Work task — Please give the data below again in full, exactly as it stands.

Task inputs —
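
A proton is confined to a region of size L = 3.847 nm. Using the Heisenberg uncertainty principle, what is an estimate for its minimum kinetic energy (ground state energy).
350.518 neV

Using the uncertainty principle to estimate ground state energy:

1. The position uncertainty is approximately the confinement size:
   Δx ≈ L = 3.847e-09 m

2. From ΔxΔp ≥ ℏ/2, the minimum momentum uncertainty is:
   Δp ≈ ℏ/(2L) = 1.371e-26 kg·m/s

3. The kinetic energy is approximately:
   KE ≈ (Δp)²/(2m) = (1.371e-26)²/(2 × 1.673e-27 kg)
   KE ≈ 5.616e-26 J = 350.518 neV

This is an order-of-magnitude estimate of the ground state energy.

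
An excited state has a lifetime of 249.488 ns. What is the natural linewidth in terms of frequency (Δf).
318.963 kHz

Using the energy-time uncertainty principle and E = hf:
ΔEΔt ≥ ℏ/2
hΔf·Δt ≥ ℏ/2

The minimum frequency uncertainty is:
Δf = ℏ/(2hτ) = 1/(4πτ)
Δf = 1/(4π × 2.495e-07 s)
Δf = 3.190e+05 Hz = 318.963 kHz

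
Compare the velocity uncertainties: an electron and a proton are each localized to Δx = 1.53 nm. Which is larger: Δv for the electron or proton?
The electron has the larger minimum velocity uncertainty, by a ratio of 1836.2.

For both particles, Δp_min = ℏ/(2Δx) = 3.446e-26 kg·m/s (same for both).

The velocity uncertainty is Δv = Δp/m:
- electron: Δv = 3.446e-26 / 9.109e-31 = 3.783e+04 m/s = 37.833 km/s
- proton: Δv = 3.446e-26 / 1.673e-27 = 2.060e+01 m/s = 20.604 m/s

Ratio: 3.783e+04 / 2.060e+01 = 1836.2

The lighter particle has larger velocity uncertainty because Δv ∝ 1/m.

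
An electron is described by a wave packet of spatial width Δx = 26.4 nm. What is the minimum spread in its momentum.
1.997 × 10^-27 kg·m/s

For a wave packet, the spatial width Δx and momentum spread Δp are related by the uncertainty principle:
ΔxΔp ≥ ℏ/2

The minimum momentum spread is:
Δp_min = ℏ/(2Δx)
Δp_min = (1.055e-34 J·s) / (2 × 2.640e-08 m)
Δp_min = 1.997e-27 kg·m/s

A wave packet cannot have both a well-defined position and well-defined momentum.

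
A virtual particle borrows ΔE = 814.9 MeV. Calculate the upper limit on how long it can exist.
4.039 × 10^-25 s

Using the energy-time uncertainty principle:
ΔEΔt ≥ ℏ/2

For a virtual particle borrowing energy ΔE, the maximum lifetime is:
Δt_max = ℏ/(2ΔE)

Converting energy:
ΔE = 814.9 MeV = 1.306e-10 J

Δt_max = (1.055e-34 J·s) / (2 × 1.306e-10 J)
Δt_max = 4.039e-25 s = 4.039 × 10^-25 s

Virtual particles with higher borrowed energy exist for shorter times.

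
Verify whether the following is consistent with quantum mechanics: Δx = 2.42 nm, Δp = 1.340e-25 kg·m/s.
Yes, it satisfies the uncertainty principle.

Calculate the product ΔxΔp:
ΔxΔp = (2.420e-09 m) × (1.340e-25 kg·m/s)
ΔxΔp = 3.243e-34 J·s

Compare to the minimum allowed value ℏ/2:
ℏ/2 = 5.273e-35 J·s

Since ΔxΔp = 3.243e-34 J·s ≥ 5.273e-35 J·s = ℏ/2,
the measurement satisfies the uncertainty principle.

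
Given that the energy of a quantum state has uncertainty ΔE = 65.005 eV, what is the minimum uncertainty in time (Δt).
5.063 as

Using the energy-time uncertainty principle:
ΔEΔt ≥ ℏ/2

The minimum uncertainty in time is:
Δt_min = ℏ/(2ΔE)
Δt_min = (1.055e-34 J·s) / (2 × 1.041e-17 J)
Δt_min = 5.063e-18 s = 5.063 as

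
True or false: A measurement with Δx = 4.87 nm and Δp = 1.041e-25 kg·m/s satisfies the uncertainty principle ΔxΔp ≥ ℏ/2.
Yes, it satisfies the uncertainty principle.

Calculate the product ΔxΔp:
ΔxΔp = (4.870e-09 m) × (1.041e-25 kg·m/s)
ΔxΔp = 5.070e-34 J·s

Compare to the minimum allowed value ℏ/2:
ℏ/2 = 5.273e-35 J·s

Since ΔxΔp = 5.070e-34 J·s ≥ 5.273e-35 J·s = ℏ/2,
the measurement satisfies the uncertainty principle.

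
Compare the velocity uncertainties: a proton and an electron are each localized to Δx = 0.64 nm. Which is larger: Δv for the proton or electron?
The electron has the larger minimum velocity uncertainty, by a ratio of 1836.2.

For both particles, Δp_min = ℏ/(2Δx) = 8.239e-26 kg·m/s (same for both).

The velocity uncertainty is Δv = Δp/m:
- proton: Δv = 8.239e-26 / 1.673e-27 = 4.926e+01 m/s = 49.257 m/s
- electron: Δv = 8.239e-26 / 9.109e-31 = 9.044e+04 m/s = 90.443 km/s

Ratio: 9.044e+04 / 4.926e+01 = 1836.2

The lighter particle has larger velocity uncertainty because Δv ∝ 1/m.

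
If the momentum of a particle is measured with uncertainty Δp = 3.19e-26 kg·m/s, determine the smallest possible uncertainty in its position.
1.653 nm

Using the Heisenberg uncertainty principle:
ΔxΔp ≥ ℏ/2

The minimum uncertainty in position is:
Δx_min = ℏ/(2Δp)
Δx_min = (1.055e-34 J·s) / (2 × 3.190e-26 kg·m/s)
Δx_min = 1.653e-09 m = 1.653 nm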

Task solution —
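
A proton is confined to a region of size L = 3.847 nm. Using the Heisenberg uncertainty principle, what is an estimate for its minimum kinetic energy (ground state energy).
350.518 neV

Using the uncertainty principle to estimate ground state energy:

1. The position uncertainty is approximately the confinement size:
   Δx ≈ L = 3.847e-09 m

2. From ΔxΔp ≥ ℏ/2, the minimum momentum uncertainty is:
   Δp ≈ ℏ/(2L) = 1.371e-26 kg·m/s

3. The kinetic energy is approximately:
   KE ≈ (Δp)²/(2m) = (1.371e-26)²/(2 × 1.673e-27 kg)
   KE ≈ 5.616e-26 J = 350.518 neV

This is an order-of-magnitude estimate of the ground state energy.

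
An excited state has a lifetime of 249.488 ns. What is the natural linewidth in terms of frequency (Δf).
318.963 kHz

Using the energy-time uncertainty principle and E = hf:
ΔEΔt ≥ ℏ/2
hΔf·Δt ≥ ℏ/2

The minimum frequency uncertainty is:
Δf = ℏ/(2hτ) = 1/(4πτ)
Δf = 1/(4π × 2.495e-07 s)
Δf = 3.190e+05 Hz = 318.963 kHz

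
Compare the velocity uncertainties: an electron and a proton are each localized to Δx = 1.53 nm. Which is larger: Δv for the electron or proton?
The electron has the larger minimum velocity uncertainty, by a ratio of 1836.2.

For both particles, Δp_min = ℏ/(2Δx) = 3.446e-26 kg·m/s (same for both).

The velocity uncertainty is Δv = Δp/m:
- electron: Δv = 3.446e-26 / 9.109e-31 = 3.783e+04 m/s = 37.833 km/s
- proton: Δv = 3.446e-26 / 1.673e-27 = 2.060e+01 m/s = 20.604 m/s

Ratio: 3.783e+04 / 2.060e+01 = 1836.2

The lighter particle has larger velocity uncertainty because Δv ∝ 1/m.

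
An electron is described by a wave packet of spatial width Δx = 26.4 nm. What is the minimum spread in its momentum.
1.997 × 10^-27 kg·m/s

For a wave packet, the spatial width Δx and momentum spread Δp are related by the uncertainty principle:
ΔxΔp ≥ ℏ/2

The minimum momentum spread is:
Δp_min = ℏ/(2Δx)
Δp_min = (1.055e-34 J·s) / (2 × 2.640e-08 m)
Δp_min = 1.997e-27 kg·m/s

A wave packet cannot have both a well-defined position and well-defined momentum.

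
A virtual particle borrows ΔE = 814.9 MeV. Calculate the upper limit on how long it can exist.
4.039 × 10^-25 s

Using the energy-time uncertainty principle:
ΔEΔt ≥ ℏ/2

For a virtual particle borrowing energy ΔE, the maximum lifetime is:
Δt_max = ℏ/(2ΔE)

Converting energy:
ΔE = 814.9 MeV = 1.306e-10 J

Δt_max = (1.055e-34 J·s) / (2 × 1.306e-10 J)
Δt_max = 4.039e-25 s = 4.039 × 10^-25 s

Virtual particles with higher borrowed energy exist for shorter times.

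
Verify whether the following is consistent with quantum mechanics: Δx = 2.42 nm, Δp = 1.340e-25 kg·m/s.
Yes, it satisfies the uncertainty principle.

Calculate the product ΔxΔp:
ΔxΔp = (2.420e-09 m) × (1.340e-25 kg·m/s)
ΔxΔp = 3.243e-34 J·s

Compare to the minimum allowed value ℏ/2:
ℏ/2 = 5.273e-35 J·s

Since ΔxΔp = 3.243e-34 J·s ≥ 5.273e-35 J·s = ℏ/2,
the measurement satisfies the uncertainty principle.

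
Given that the energy of a quantum state has uncertainty ΔE = 65.005 eV, what is the minimum uncertainty in time (Δt).
5.063 as

Using the energy-time uncertainty principle:
ΔEΔt ≥ ℏ/2

The minimum uncertainty in time is:
Δt_min = ℏ/(2ΔE)
Δt_min = (1.055e-34 J·s) / (2 × 1.041e-17 J)
Δt_min = 5.063e-18 s = 5.063 as

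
True or false: A measurement with Δx = 4.87 nm and Δp = 1.041e-25 kg·m/s satisfies the uncertainty principle ΔxΔp ≥ ℏ/2.
Yes, it satisfies the uncertainty principle.

Calculate the product ΔxΔp:
ΔxΔp = (4.870e-09 m) × (1.041e-25 kg·m/s)
ΔxΔp = 5.070e-34 J·s

Compare to the minimum allowed value ℏ/2:
ℏ/2 = 5.273e-35 J·s

Since ΔxΔp = 5.070e-34 J·s ≥ 5.273e-35 J·s = ℏ/2,
the measurement satisfies the uncertainty principle.

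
Compare the velocity uncertainties: a proton and an electron are each localized to Δx = 0.64 nm. Which is larger: Δv for the proton or electron?
The electron has the larger minimum velocity uncertainty, by a ratio of 1836.2.

For both particles, Δp_min = ℏ/(2Δx) = 8.239e-26 kg·m/s (same for both).

The velocity uncertainty is Δv = Δp/m:
- proton: Δv = 8.239e-26 / 1.673e-27 = 4.926e+01 m/s = 49.257 m/s
- electron: Δv = 8.239e-26 / 9.109e-31 = 9.044e+04 m/s = 90.443 km/s

Ratio: 9.044e+04 / 4.926e+01 = 1836.2

The lighter particle has larger velocity uncertainty because Δv ∝ 1/m.

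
If the momentum of a particle is measured with uncertainty Δp = 3.19e-26 kg·m/s, determine the smallest possible uncertainty in its position.
1.653 nm

Using the Heisenberg uncertainty principle:
ΔxΔp ≥ ℏ/2

The minimum uncertainty in position is:
Δx_min = ℏ/(2Δp)
Δx_min = (1.055e-34 J·s) / (2 × 3.190e-26 kg·m/s)
Δx_min = 1.653e-09 m = 1.653 nm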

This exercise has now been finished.